EXERCISE AIM: Repeat the lines from the line with "Determine the Jacobi" to the line with "Use quadratic reciprocity" in the listing below, keeping both end lines and adding nothing.

EXTRACTED DATA:
☆ ☆ ☆ ☆ ☆
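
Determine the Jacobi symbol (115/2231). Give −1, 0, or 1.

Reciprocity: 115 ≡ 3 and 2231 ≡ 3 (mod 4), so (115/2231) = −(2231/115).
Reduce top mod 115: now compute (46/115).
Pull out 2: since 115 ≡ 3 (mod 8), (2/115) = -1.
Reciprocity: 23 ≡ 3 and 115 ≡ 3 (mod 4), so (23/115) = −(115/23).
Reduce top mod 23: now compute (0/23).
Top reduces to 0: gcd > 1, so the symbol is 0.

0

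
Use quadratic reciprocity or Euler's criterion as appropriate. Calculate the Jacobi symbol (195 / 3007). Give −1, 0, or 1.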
☆ ☆ ☆ ☆ ☆
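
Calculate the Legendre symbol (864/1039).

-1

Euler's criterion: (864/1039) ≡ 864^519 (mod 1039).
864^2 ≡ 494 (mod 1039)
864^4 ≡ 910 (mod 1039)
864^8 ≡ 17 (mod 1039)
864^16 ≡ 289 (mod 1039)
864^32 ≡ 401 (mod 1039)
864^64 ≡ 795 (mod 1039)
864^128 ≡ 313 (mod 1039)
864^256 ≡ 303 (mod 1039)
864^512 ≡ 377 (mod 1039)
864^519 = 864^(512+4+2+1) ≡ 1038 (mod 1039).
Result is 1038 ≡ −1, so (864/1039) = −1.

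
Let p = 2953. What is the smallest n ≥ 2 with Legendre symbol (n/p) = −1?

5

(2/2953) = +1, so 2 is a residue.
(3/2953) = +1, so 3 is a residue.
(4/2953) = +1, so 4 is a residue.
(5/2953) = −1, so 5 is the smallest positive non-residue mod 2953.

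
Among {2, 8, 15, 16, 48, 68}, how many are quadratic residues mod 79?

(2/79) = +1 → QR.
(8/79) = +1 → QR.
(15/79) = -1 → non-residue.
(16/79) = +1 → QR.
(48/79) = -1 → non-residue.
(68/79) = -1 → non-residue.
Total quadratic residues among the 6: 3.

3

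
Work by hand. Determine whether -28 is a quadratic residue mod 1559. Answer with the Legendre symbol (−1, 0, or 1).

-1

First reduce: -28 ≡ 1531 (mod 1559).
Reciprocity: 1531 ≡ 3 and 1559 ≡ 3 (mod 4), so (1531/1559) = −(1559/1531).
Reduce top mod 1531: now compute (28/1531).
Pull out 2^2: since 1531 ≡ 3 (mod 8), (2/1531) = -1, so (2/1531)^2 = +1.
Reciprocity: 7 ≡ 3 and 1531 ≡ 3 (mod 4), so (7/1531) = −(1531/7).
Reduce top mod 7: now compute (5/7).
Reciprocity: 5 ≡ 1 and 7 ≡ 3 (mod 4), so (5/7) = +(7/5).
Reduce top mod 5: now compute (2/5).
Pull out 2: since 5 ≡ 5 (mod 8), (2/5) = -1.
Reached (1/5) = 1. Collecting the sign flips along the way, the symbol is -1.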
☆ ☆ ☆ ☆ ☆
SOLUTION:
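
Determine the Jacobi symbol (115/2231). Give −1, 0, or 1.

Reciprocity: 115 ≡ 3 and 2231 ≡ 3 (mod 4), so (115/2231) = −(2231/115).
Reduce top mod 115: now compute (46/115).
Pull out 2: since 115 ≡ 3 (mod 8), (2/115) = -1.
Reciprocity: 23 ≡ 3 and 115 ≡ 3 (mod 4), so (23/115) = −(115/23).
Reduce top mod 23: now compute (0/23).
Top reduces to 0: gcd > 1, so the symbol is 0.

0

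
Use quadratic reciprocity or Euler's criterion as appropriate. Calculate the Jacobi symbol (195 / 3007). Give −1, 0, or 1.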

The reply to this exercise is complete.